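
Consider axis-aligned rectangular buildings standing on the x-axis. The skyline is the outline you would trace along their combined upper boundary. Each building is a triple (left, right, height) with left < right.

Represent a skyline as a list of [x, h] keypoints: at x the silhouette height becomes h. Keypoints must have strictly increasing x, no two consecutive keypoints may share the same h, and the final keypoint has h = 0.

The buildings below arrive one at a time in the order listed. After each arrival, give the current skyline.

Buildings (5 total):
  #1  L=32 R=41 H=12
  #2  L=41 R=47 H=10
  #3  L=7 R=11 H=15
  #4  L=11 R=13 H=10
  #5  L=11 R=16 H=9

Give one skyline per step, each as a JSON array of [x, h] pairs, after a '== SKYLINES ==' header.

== SKYLINES ==
[[32,12],[41,0]]
[[32,12],[41,10],[47,0]]
[[7,15],[11,0],[32,12],[41,10],[47,0]]
[[7,15],[11,10],[13,0],[32,12],[41,10],[47,0]]
[[7,15],[11,10],[13,9],[16,0],[32,12],[41,10],[47,0]]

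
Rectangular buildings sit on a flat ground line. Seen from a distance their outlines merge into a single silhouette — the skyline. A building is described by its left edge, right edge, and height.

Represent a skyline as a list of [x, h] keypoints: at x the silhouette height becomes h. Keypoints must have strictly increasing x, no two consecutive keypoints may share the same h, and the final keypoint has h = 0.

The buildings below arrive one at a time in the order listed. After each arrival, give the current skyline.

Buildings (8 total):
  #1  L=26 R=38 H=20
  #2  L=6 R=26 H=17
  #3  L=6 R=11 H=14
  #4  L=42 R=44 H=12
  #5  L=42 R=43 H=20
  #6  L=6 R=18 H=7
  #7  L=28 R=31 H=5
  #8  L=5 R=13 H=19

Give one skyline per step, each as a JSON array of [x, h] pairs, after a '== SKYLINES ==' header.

== SKYLINES ==
[[26,20],[38,0]]
[[6,17],[26,20],[38,0]]
[[6,17],[26,20],[38,0]]
[[6,17],[26,20],[38,0],[42,12],[44,0]]
[[6,17],[26,20],[38,0],[42,20],[43,12],[44,0]]
[[6,17],[26,20],[38,0],[42,20],[43,12],[44,0]]
[[6,17],[26,20],[38,0],[42,20],[43,12],[44,0]]
[[5,19],[13,17],[26,20],[38,0],[42,20],[43,12],[44,0]]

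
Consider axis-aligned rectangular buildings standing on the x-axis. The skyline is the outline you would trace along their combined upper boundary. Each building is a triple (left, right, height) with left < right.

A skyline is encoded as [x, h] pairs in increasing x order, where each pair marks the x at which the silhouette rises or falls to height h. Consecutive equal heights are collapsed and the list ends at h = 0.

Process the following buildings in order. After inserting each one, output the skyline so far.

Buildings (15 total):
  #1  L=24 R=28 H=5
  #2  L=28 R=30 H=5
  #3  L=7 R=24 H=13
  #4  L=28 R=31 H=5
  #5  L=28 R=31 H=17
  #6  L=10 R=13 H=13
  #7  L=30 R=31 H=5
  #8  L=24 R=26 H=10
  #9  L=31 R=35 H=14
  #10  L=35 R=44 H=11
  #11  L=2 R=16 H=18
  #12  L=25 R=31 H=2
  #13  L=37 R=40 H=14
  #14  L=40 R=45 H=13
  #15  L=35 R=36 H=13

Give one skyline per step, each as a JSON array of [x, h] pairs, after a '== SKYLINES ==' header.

== SKYLINES ==
[[24,5],[28,0]]
[[24,5],[30,0]]
[[7,13],[24,5],[30,0]]
[[7,13],[24,5],[31,0]]
[[7,13],[24,5],[28,17],[31,0]]
[[7,13],[24,5],[28,17],[31,0]]
[[7,13],[24,5],[28,17],[31,0]]
[[7,13],[24,10],[26,5],[28,17],[31,0]]
[[7,13],[24,10],[26,5],[28,17],[31,14],[35,0]]
[[7,13],[24,10],[26,5],[28,17],[31,14],[35,11],[44,0]]
[[2,18],[16,13],[24,10],[26,5],[28,17],[31,14],[35,11],[44,0]]
[[2,18],[16,13],[24,10],[26,5],[28,17],[31,14],[35,11],[44,0]]
[[2,18],[16,13],[24,10],[26,5],[28,17],[31,14],[35,11],[37,14],[40,11],[44,0]]
[[2,18],[16,13],[24,10],[26,5],[28,17],[31,14],[35,11],[37,14],[40,13],[45,0]]
[[2,18],[16,13],[24,10],[26,5],[28,17],[31,14],[35,13],[36,11],[37,14],[40,13],[45,0]]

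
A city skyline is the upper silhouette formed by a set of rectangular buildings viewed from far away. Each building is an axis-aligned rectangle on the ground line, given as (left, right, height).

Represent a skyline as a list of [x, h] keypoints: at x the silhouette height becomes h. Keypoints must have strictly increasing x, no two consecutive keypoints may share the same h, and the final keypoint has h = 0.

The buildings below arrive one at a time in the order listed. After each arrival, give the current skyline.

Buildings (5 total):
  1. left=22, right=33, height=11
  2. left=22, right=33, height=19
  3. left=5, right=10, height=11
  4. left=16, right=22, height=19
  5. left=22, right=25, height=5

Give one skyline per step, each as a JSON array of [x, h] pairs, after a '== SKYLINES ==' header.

== SKYLINES ==
[[22,11],[33,0]]
[[22,19],[33,0]]
[[5,11],[10,0],[22,19],[33,0]]
[[5,11],[10,0],[16,19],[33,0]]
[[5,11],[10,0],[16,19],[33,0]]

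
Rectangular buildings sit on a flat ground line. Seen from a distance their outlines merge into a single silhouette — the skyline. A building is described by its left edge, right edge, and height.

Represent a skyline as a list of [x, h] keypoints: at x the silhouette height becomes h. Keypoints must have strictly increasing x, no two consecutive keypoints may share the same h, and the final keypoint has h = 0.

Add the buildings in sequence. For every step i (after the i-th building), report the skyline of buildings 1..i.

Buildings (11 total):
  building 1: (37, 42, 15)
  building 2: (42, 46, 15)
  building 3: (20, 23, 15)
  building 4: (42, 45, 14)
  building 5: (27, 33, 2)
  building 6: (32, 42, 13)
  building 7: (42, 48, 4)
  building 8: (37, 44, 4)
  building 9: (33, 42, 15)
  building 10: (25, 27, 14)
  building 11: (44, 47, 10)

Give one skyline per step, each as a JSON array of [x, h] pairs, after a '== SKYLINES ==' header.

== SKYLINES ==
[[37,15],[42,0]]
[[37,15],[46,0]]
[[20,15],[23,0],[37,15],[46,0]]
[[20,15],[23,0],[37,15],[46,0]]
[[20,15],[23,0],[27,2],[33,0],[37,15],[46,0]]
[[20,15],[23,0],[27,2],[32,13],[37,15],[46,0]]
[[20,15],[23,0],[27,2],[32,13],[37,15],[46,4],[48,0]]
[[20,15],[23,0],[27,2],[32,13],[37,15],[46,4],[48,0]]
[[20,15],[23,0],[27,2],[32,13],[33,15],[46,4],[48,0]]
[[20,15],[23,0],[25,14],[27,2],[32,13],[33,15],[46,4],[48,0]]
[[20,15],[23,0],[25,14],[27,2],[32,13],[33,15],[46,10],[47,4],[48,0]]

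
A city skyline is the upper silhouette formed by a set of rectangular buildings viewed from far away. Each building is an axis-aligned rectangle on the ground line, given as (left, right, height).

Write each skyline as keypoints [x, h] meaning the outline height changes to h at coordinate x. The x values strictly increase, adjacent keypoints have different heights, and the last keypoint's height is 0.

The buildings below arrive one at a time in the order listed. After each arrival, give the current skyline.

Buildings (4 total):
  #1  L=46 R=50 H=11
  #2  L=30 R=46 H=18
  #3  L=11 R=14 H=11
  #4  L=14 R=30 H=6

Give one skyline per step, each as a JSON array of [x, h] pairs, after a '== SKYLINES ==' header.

== SKYLINES ==
[[46,11],[50,0]]
[[30,18],[46,11],[50,0]]
[[11,11],[14,0],[30,18],[46,11],[50,0]]
[[11,11],[14,6],[30,18],[46,11],[50,0]]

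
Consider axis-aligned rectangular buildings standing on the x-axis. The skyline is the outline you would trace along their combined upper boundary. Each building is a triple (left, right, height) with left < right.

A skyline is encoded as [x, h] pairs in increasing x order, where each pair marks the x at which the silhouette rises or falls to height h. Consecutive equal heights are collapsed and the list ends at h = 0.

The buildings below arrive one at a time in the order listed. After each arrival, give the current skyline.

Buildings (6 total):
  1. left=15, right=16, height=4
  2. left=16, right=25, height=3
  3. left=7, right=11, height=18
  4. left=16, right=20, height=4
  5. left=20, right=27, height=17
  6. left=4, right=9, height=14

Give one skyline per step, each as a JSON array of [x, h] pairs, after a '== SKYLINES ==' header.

== SKYLINES ==
[[15,4],[16,0]]
[[15,4],[16,3],[25,0]]
[[7,18],[11,0],[15,4],[16,3],[25,0]]
[[7,18],[11,0],[15,4],[20,3],[25,0]]
[[7,18],[11,0],[15,4],[20,17],[27,0]]
[[4,14],[7,18],[11,0],[15,4],[20,17],[27,0]]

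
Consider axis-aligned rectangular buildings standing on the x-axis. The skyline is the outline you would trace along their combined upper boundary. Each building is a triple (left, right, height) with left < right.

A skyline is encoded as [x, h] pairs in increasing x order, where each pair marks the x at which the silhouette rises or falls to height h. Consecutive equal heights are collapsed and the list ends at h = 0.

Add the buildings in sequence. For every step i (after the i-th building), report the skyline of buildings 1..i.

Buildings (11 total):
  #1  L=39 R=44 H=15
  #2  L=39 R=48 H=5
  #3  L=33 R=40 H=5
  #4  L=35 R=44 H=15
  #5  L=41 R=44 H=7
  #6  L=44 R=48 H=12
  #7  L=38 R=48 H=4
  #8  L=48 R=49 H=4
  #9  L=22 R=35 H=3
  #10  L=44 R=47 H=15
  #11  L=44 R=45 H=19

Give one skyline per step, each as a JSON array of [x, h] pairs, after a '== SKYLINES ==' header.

== SKYLINES ==
[[39,15],[44,0]]
[[39,15],[44,5],[48,0]]
[[33,5],[39,15],[44,5],[48,0]]
[[33,5],[35,15],[44,5],[48,0]]
[[33,5],[35,15],[44,5],[48,0]]
[[33,5],[35,15],[44,12],[48,0]]
[[33,5],[35,15],[44,12],[48,0]]
[[33,5],[35,15],[44,12],[48,4],[49,0]]
[[22,3],[33,5],[35,15],[44,12],[48,4],[49,0]]
[[22,3],[33,5],[35,15],[47,12],[48,4],[49,0]]
[[22,3],[33,5],[35,15],[44,19],[45,15],[47,12],[48,4],[49,0]]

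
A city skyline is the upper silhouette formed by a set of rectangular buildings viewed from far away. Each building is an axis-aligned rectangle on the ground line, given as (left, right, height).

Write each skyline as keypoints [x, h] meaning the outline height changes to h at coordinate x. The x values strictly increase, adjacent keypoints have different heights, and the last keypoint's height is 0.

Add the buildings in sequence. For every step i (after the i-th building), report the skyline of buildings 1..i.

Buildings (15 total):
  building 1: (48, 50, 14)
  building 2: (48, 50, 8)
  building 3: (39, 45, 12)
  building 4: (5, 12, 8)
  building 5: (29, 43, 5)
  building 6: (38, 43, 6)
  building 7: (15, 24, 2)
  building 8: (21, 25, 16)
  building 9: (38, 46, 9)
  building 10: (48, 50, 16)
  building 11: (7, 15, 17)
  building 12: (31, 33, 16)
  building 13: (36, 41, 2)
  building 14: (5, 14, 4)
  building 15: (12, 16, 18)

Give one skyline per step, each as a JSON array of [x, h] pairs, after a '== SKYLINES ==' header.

== SKYLINES ==
[[48,14],[50,0]]
[[48,14],[50,0]]
[[39,12],[45,0],[48,14],[50,0]]
[[5,8],[12,0],[39,12],[45,0],[48,14],[50,0]]
[[5,8],[12,0],[29,5],[39,12],[45,0],[48,14],[50,0]]
[[5,8],[12,0],[29,5],[38,6],[39,12],[45,0],[48,14],[50,0]]
[[5,8],[12,0],[15,2],[24,0],[29,5],[38,6],[39,12],[45,0],[48,14],[50,0]]
[[5,8],[12,0],[15,2],[21,16],[25,0],[29,5],[38,6],[39,12],[45,0],[48,14],[50,0]]
[[5,8],[12,0],[15,2],[21,16],[25,0],[29,5],[38,9],[39,12],[45,9],[46,0],[48,14],[50,0]]
[[5,8],[12,0],[15,2],[21,16],[25,0],[29,5],[38,9],[39,12],[45,9],[46,0],[48,16],[50,0]]
[[5,8],[7,17],[15,2],[21,16],[25,0],[29,5],[38,9],[39,12],[45,9],[46,0],[48,16],[50,0]]
[[5,8],[7,17],[15,2],[21,16],[25,0],[29,5],[31,16],[33,5],[38,9],[39,12],[45,9],[46,0],[48,16],[50,0]]
[[5,8],[7,17],[15,2],[21,16],[25,0],[29,5],[31,16],[33,5],[38,9],[39,12],[45,9],[46,0],[48,16],[50,0]]
[[5,8],[7,17],[15,2],[21,16],[25,0],[29,5],[31,16],[33,5],[38,9],[39,12],[45,9],[46,0],[48,16],[50,0]]
[[5,8],[7,17],[12,18],[16,2],[21,16],[25,0],[29,5],[31,16],[33,5],[38,9],[39,12],[45,9],[46,0],[48,16],[50,0]]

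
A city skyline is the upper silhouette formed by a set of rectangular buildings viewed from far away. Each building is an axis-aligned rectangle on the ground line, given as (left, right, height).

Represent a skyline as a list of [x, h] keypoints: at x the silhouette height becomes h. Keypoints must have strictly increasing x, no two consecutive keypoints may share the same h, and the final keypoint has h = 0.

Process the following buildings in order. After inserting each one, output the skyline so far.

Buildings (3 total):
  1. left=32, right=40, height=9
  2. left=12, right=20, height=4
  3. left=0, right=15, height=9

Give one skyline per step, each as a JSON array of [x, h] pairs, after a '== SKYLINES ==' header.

== SKYLINES ==
[[32,9],[40,0]]
[[12,4],[20,0],[32,9],[40,0]]
[[0,9],[15,4],[20,0],[32,9],[40,0]]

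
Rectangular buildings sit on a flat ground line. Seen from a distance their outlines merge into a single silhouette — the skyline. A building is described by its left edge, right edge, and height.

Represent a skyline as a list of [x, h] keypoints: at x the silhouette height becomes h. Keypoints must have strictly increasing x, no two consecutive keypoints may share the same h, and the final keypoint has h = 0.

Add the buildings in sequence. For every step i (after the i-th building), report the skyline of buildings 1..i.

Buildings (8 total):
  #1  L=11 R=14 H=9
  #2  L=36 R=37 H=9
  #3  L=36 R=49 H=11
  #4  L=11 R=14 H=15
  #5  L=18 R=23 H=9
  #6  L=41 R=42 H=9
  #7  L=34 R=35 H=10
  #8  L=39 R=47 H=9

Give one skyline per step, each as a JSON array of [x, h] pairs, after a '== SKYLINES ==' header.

== SKYLINES ==
[[11,9],[14,0]]
[[11,9],[14,0],[36,9],[37,0]]
[[11,9],[14,0],[36,11],[49,0]]
[[11,15],[14,0],[36,11],[49,0]]
[[11,15],[14,0],[18,9],[23,0],[36,11],[49,0]]
[[11,15],[14,0],[18,9],[23,0],[36,11],[49,0]]
[[11,15],[14,0],[18,9],[23,0],[34,10],[35,0],[36,11],[49,0]]
[[11,15],[14,0],[18,9],[23,0],[34,10],[35,0],[36,11],[49,0]]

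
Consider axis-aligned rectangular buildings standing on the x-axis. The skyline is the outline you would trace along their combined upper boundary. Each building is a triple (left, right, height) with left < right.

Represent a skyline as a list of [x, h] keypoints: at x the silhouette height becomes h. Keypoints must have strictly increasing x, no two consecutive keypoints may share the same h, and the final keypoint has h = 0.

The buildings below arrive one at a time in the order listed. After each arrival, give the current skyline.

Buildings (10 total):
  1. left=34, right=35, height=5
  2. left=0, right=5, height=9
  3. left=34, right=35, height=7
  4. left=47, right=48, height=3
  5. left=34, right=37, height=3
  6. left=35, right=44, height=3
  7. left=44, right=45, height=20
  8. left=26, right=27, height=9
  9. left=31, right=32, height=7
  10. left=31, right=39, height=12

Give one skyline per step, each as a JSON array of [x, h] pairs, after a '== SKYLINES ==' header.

== SKYLINES ==
[[34,5],[35,0]]
[[0,9],[5,0],[34,5],[35,0]]
[[0,9],[5,0],[34,7],[35,0]]
[[0,9],[5,0],[34,7],[35,0],[47,3],[48,0]]
[[0,9],[5,0],[34,7],[35,3],[37,0],[47,3],[48,0]]
[[0,9],[5,0],[34,7],[35,3],[44,0],[47,3],[48,0]]
[[0,9],[5,0],[34,7],[35,3],[44,20],[45,0],[47,3],[48,0]]
[[0,9],[5,0],[26,9],[27,0],[34,7],[35,3],[44,20],[45,0],[47,3],[48,0]]
[[0,9],[5,0],[26,9],[27,0],[31,7],[32,0],[34,7],[35,3],[44,20],[45,0],[47,3],[48,0]]
[[0,9],[5,0],[26,9],[27,0],[31,12],[39,3],[44,20],[45,0],[47,3],[48,0]]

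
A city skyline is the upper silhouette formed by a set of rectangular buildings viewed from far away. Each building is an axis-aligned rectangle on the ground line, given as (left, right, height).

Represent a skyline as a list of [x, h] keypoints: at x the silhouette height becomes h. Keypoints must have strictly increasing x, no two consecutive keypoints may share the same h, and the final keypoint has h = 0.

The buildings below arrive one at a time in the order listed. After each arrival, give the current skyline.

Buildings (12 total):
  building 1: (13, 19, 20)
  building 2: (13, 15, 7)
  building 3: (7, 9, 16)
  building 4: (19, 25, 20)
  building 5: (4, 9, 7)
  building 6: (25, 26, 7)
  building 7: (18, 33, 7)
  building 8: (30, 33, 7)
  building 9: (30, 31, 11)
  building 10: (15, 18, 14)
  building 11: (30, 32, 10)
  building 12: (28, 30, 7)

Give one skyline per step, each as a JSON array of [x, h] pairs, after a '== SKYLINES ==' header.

== SKYLINES ==
[[13,20],[19,0]]
[[13,20],[19,0]]
[[7,16],[9,0],[13,20],[19,0]]
[[7,16],[9,0],[13,20],[25,0]]
[[4,7],[7,16],[9,0],[13,20],[25,0]]
[[4,7],[7,16],[9,0],[13,20],[25,7],[26,0]]
[[4,7],[7,16],[9,0],[13,20],[25,7],[33,0]]
[[4,7],[7,16],[9,0],[13,20],[25,7],[33,0]]
[[4,7],[7,16],[9,0],[13,20],[25,7],[30,11],[31,7],[33,0]]
[[4,7],[7,16],[9,0],[13,20],[25,7],[30,11],[31,7],[33,0]]
[[4,7],[7,16],[9,0],[13,20],[25,7],[30,11],[31,10],[32,7],[33,0]]
[[4,7],[7,16],[9,0],[13,20],[25,7],[30,11],[31,10],[32,7],[33,0]]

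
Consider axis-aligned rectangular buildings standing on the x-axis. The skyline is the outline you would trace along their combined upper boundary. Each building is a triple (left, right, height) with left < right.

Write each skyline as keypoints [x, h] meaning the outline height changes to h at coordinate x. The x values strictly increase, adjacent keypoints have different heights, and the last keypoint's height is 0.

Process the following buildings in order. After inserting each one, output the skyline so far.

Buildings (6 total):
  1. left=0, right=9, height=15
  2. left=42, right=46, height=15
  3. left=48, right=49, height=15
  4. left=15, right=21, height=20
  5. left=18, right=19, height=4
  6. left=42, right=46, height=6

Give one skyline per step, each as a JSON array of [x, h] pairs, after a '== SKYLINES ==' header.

== SKYLINES ==
[[0,15],[9,0]]
[[0,15],[9,0],[42,15],[46,0]]
[[0,15],[9,0],[42,15],[46,0],[48,15],[49,0]]
[[0,15],[9,0],[15,20],[21,0],[42,15],[46,0],[48,15],[49,0]]
[[0,15],[9,0],[15,20],[21,0],[42,15],[46,0],[48,15],[49,0]]
[[0,15],[9,0],[15,20],[21,0],[42,15],[46,0],[48,15],[49,0]]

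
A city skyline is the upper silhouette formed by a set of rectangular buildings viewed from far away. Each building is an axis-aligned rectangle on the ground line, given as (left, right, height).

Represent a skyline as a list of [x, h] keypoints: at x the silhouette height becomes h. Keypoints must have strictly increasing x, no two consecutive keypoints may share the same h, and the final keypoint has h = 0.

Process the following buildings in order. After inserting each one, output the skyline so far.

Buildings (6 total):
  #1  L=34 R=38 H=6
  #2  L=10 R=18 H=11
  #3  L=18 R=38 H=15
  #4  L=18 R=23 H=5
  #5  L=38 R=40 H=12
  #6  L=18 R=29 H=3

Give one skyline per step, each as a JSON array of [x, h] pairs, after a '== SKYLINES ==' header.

== SKYLINES ==
[[34,6],[38,0]]
[[10,11],[18,0],[34,6],[38,0]]
[[10,11],[18,15],[38,0]]
[[10,11],[18,15],[38,0]]
[[10,11],[18,15],[38,12],[40,0]]
[[10,11],[18,15],[38,12],[40,0]]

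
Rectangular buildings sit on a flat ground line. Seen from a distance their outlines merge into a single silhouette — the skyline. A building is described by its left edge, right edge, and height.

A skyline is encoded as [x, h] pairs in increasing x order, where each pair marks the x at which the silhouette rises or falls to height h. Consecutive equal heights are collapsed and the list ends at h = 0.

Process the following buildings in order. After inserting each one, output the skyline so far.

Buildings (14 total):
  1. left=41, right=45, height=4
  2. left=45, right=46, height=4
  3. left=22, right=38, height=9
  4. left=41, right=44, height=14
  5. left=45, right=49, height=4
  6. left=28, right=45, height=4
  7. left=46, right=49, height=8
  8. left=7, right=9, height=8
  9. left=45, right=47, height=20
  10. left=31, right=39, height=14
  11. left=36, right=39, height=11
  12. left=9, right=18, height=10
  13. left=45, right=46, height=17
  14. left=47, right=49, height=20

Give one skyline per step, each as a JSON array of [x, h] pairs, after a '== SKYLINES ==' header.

== SKYLINES ==
[[41,4],[45,0]]
[[41,4],[46,0]]
[[22,9],[38,0],[41,4],[46,0]]
[[22,9],[38,0],[41,14],[44,4],[46,0]]
[[22,9],[38,0],[41,14],[44,4],[49,0]]
[[22,9],[38,4],[41,14],[44,4],[49,0]]
[[22,9],[38,4],[41,14],[44,4],[46,8],[49,0]]
[[7,8],[9,0],[22,9],[38,4],[41,14],[44,4],[46,8],[49,0]]
[[7,8],[9,0],[22,9],[38,4],[41,14],[44,4],[45,20],[47,8],[49,0]]
[[7,8],[9,0],[22,9],[31,14],[39,4],[41,14],[44,4],[45,20],[47,8],[49,0]]
[[7,8],[9,0],[22,9],[31,14],[39,4],[41,14],[44,4],[45,20],[47,8],[49,0]]
[[7,8],[9,10],[18,0],[22,9],[31,14],[39,4],[41,14],[44,4],[45,20],[47,8],[49,0]]
[[7,8],[9,10],[18,0],[22,9],[31,14],[39,4],[41,14],[44,4],[45,20],[47,8],[49,0]]
[[7,8],[9,10],[18,0],[22,9],[31,14],[39,4],[41,14],[44,4],[45,20],[49,0]]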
════════════════════
Task goal —
Using the records above, write out exactly the lines between the one holding "L=48 R=49 H=4" and the one holding "building 15: (12, 16, 18)", inclusive; leave everything else out.

The answer —
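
  #8  L=48 R=49 H=4
  #9  L=22 R=35 H=3
  #10  L=44 R=47 H=15
  #11  L=44 R=45 H=19

Give one skyline per step, each as a JSON array of [x, h] pairs, after a '== SKYLINES ==' header.

== SKYLINES ==
[[39,15],[44,0]]
[[39,15],[44,5],[48,0]]
[[33,5],[39,15],[44,5],[48,0]]
[[33,5],[35,15],[44,5],[48,0]]
[[33,5],[35,15],[44,5],[48,0]]
[[33,5],[35,15],[44,12],[48,0]]
[[33,5],[35,15],[44,12],[48,0]]
[[33,5],[35,15],[44,12],[48,4],[49,0]]
[[22,3],[33,5],[35,15],[44,12],[48,4],[49,0]]
[[22,3],[33,5],[35,15],[47,12],[48,4],[49,0]]
[[22,3],[33,5],[35,15],[44,19],[45,15],[47,12],[48,4],[49,0]]

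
A city skyline is the upper silhouette formed by a set of rectangular buildings viewed from far away. Each building is an axis-aligned rectangle on the ground line, given as (left, right, height).

Write each skyline as keypoints [x, h] meaning the outline height changes to h at coordinate x. The x values strictly increase, adjacent keypoints have different heights, and the last keypoint's height is 0.

Add the buildings in sequence. For every step i (after the i-th building), report the skyline of buildings 1..i.

Buildings (15 total):
  building 1: (48, 50, 14)
  building 2: (48, 50, 8)
  building 3: (39, 45, 12)
  building 4: (5, 12, 8)
  building 5: (29, 43, 5)
  building 6: (38, 43, 6)
  building 7: (15, 24, 2)
  building 8: (21, 25, 16)
  building 9: (38, 46, 9)
  building 10: (48, 50, 16)
  building 11: (7, 15, 17)
  building 12: (31, 33, 16)
  building 13: (36, 41, 2)
  building 14: (5, 14, 4)
  building 15: (12, 16, 18)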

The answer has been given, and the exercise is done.